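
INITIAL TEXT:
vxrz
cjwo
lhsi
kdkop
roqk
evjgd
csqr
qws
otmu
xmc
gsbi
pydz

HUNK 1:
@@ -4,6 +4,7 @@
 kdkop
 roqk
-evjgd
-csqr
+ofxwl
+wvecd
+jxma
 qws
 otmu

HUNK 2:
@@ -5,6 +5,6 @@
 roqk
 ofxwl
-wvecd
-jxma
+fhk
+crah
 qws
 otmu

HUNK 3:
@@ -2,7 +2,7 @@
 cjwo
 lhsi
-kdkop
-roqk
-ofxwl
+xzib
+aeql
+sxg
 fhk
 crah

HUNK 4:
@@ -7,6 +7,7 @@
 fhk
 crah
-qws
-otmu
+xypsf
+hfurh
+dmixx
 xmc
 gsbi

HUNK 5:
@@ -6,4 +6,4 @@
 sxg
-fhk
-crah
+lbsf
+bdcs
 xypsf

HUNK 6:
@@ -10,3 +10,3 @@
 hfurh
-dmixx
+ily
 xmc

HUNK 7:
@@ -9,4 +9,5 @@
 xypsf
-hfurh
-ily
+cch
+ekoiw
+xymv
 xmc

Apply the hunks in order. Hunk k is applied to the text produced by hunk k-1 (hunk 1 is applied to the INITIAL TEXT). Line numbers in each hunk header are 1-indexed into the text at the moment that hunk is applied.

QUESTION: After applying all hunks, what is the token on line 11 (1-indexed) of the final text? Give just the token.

Hunk 1: at line 4 remove [evjgd,csqr] add [ofxwl,wvecd,jxma] -> 13 lines: vxrz cjwo lhsi kdkop roqk ofxwl wvecd jxma qws otmu xmc gsbi pydz
Hunk 2: at line 5 remove [wvecd,jxma] add [fhk,crah] -> 13 lines: vxrz cjwo lhsi kdkop roqk ofxwl fhk crah qws otmu xmc gsbi pydz
Hunk 3: at line 2 remove [kdkop,roqk,ofxwl] add [xzib,aeql,sxg] -> 13 lines: vxrz cjwo lhsi xzib aeql sxg fhk crah qws otmu xmc gsbi pydz
Hunk 4: at line 7 remove [qws,otmu] add [xypsf,hfurh,dmixx] -> 14 lines: vxrz cjwo lhsi xzib aeql sxg fhk crah xypsf hfurh dmixx xmc gsbi pydz
Hunk 5: at line 6 remove [fhk,crah] add [lbsf,bdcs] -> 14 lines: vxrz cjwo lhsi xzib aeql sxg lbsf bdcs xypsf hfurh dmixx xmc gsbi pydz
Hunk 6: at line 10 remove [dmixx] add [ily] -> 14 lines: vxrz cjwo lhsi xzib aeql sxg lbsf bdcs xypsf hfurh ily xmc gsbi pydz
Hunk 7: at line 9 remove [hfurh,ily] add [cch,ekoiw,xymv] -> 15 lines: vxrz cjwo lhsi xzib aeql sxg lbsf bdcs xypsf cch ekoiw xymv xmc gsbi pydz
Final line 11: ekoiw

Answer: ekoiw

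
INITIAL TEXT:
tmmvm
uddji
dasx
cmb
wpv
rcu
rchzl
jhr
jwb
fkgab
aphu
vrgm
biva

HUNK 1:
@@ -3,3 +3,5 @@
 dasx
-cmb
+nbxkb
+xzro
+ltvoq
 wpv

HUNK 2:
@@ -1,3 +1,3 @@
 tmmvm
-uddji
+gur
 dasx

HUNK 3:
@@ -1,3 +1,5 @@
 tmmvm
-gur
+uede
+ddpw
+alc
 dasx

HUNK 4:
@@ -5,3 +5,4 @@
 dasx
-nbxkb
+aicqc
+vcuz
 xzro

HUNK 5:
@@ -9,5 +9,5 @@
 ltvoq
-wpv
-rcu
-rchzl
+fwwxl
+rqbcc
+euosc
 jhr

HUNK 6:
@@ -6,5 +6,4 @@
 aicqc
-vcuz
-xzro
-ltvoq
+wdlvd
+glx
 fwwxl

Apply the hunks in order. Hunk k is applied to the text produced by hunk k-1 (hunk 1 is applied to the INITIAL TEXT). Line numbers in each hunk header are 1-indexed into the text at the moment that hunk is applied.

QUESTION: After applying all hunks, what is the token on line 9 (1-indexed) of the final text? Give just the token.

Answer: fwwxl

Derivation:
Hunk 1: at line 3 remove [cmb] add [nbxkb,xzro,ltvoq] -> 15 lines: tmmvm uddji dasx nbxkb xzro ltvoq wpv rcu rchzl jhr jwb fkgab aphu vrgm biva
Hunk 2: at line 1 remove [uddji] add [gur] -> 15 lines: tmmvm gur dasx nbxkb xzro ltvoq wpv rcu rchzl jhr jwb fkgab aphu vrgm biva
Hunk 3: at line 1 remove [gur] add [uede,ddpw,alc] -> 17 lines: tmmvm uede ddpw alc dasx nbxkb xzro ltvoq wpv rcu rchzl jhr jwb fkgab aphu vrgm biva
Hunk 4: at line 5 remove [nbxkb] add [aicqc,vcuz] -> 18 lines: tmmvm uede ddpw alc dasx aicqc vcuz xzro ltvoq wpv rcu rchzl jhr jwb fkgab aphu vrgm biva
Hunk 5: at line 9 remove [wpv,rcu,rchzl] add [fwwxl,rqbcc,euosc] -> 18 lines: tmmvm uede ddpw alc dasx aicqc vcuz xzro ltvoq fwwxl rqbcc euosc jhr jwb fkgab aphu vrgm biva
Hunk 6: at line 6 remove [vcuz,xzro,ltvoq] add [wdlvd,glx] -> 17 lines: tmmvm uede ddpw alc dasx aicqc wdlvd glx fwwxl rqbcc euosc jhr jwb fkgab aphu vrgm biva
Final line 9: fwwxl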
+++
Retype all the data exactly, line for line.

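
INITIAL TEXT:
vxrz
cjwo
lhsi
kdkop
roqk
evjgd
csqr
qws
otmu
xmc
gsbi
pydz

HUNK 1:
@@ -4,6 +4,7 @@
 kdkop
 roqk
-evjgd
-csqr
+ofxwl
+wvecd
+jxma
 qws
 otmu

HUNK 2:
@@ -5,6 +5,6 @@
 roqk
 ofxwl
-wvecd
-jxma
+fhk
+crah
 qws
 otmu

HUNK 3:
@@ -2,7 +2,7 @@
 cjwo
 lhsi
-kdkop
-roqk
-ofxwl
+xzib
+aeql
+sxg
 fhk
 crah

HUNK 4:
@@ -7,6 +7,7 @@
 fhk
 crah
-qws
-otmu
+xypsf
+hfurh
+dmixx
 xmc
 gsbi

HUNK 5:
@@ -6,4 +6,4 @@
 sxg
-fhk
-crah
+lbsf
+bdcs
 xypsf

HUNK 6:
@@ -10,3 +10,3 @@
 hfurh
-dmixx
+ily
 xmc

HUNK 7:
@@ -9,4 +9,5 @@
 xypsf
-hfurh
-ily
+cch
+ekoiw
+xymv
 xmc

Apply the hunks in order. Hunk k is applied to the text produced by hunk k-1 (hunk 1 is applied to the INITIAL TEXT). Line numbers in each hunk header are 1-indexed into the text at the moment that hunk is applied.

QUESTION: After applying all hunks, what is the token on line 11 (1-indexed) of the final text? Give just the token.

Hunk 1: at line 4 remove [evjgd,csqr] add [ofxwl,wvecd,jxma] -> 13 lines: vxrz cjwo lhsi kdkop roqk ofxwl wvecd jxma qws otmu xmc gsbi pydz
Hunk 2: at line 5 remove [wvecd,jxma] add [fhk,crah] -> 13 lines: vxrz cjwo lhsi kdkop roqk ofxwl fhk crah qws otmu xmc gsbi pydz
Hunk 3: at line 2 remove [kdkop,roqk,ofxwl] add [xzib,aeql,sxg] -> 13 lines: vxrz cjwo lhsi xzib aeql sxg fhk crah qws otmu xmc gsbi pydz
Hunk 4: at line 7 remove [qws,otmu] add [xypsf,hfurh,dmixx] -> 14 lines: vxrz cjwo lhsi xzib aeql sxg fhk crah xypsf hfurh dmixx xmc gsbi pydz
Hunk 5: at line 6 remove [fhk,crah] add [lbsf,bdcs] -> 14 lines: vxrz cjwo lhsi xzib aeql sxg lbsf bdcs xypsf hfurh dmixx xmc gsbi pydz
Hunk 6: at line 10 remove [dmixx] add [ily] -> 14 lines: vxrz cjwo lhsi xzib aeql sxg lbsf bdcs xypsf hfurh ily xmc gsbi pydz
Hunk 7: at line 9 remove [hfurh,ily] add [cch,ekoiw,xymv] -> 15 lines: vxrz cjwo lhsi xzib aeql sxg lbsf bdcs xypsf cch ekoiw xymv xmc gsbi pydz
Final line 11: ekoiw

Answer: ekoiw

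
INITIAL TEXT:
tmmvm
uddji
dasx
cmb
wpv
rcu
rchzl
jhr
jwb
fkgab
aphu
vrgm
biva

HUNK 1:
@@ -3,3 +3,5 @@
 dasx
-cmb
+nbxkb
+xzro
+ltvoq
 wpv

HUNK 2:
@@ -1,3 +1,3 @@
 tmmvm
-uddji
+gur
 dasx

HUNK 3:
@@ -1,3 +1,5 @@
 tmmvm
-gur
+uede
+ddpw
+alc
 dasx

HUNK 4:
@@ -5,3 +5,4 @@
 dasx
-nbxkb
+aicqc
+vcuz
 xzro

HUNK 5:
@@ -9,5 +9,5 @@
 ltvoq
-wpv
-rcu
-rchzl
+fwwxl
+rqbcc
+euosc
 jhr

HUNK 6:
@@ -6,5 +6,4 @@
 aicqc
-vcuz
-xzro
-ltvoq
+wdlvd
+glx
 fwwxl

Apply the hunks in order. Hunk k is applied to the text produced by hunk k-1 (hunk 1 is applied to the INITIAL TEXT). Line numbers in each hunk header are 1-indexed into the text at the moment that hunk is applied.

QUESTION: After applying all hunks, what is the token on line 9 (1-indexed) of the final text? Give just the token.

Answer: fwwxl

Derivation:
Hunk 1: at line 3 remove [cmb] add [nbxkb,xzro,ltvoq] -> 15 lines: tmmvm uddji dasx nbxkb xzro ltvoq wpv rcu rchzl jhr jwb fkgab aphu vrgm biva
Hunk 2: at line 1 remove [uddji] add [gur] -> 15 lines: tmmvm gur dasx nbxkb xzro ltvoq wpv rcu rchzl jhr jwb fkgab aphu vrgm biva
Hunk 3: at line 1 remove [gur] add [uede,ddpw,alc] -> 17 lines: tmmvm uede ddpw alc dasx nbxkb xzro ltvoq wpv rcu rchzl jhr jwb fkgab aphu vrgm biva
Hunk 4: at line 5 remove [nbxkb] add [aicqc,vcuz] -> 18 lines: tmmvm uede ddpw alc dasx aicqc vcuz xzro ltvoq wpv rcu rchzl jhr jwb fkgab aphu vrgm biva
Hunk 5: at line 9 remove [wpv,rcu,rchzl] add [fwwxl,rqbcc,euosc] -> 18 lines: tmmvm uede ddpw alc dasx aicqc vcuz xzro ltvoq fwwxl rqbcc euosc jhr jwb fkgab aphu vrgm biva
Hunk 6: at line 6 remove [vcuz,xzro,ltvoq] add [wdlvd,glx] -> 17 lines: tmmvm uede ddpw alc dasx aicqc wdlvd glx fwwxl rqbcc euosc jhr jwb fkgab aphu vrgm biva
Final line 9: fwwxl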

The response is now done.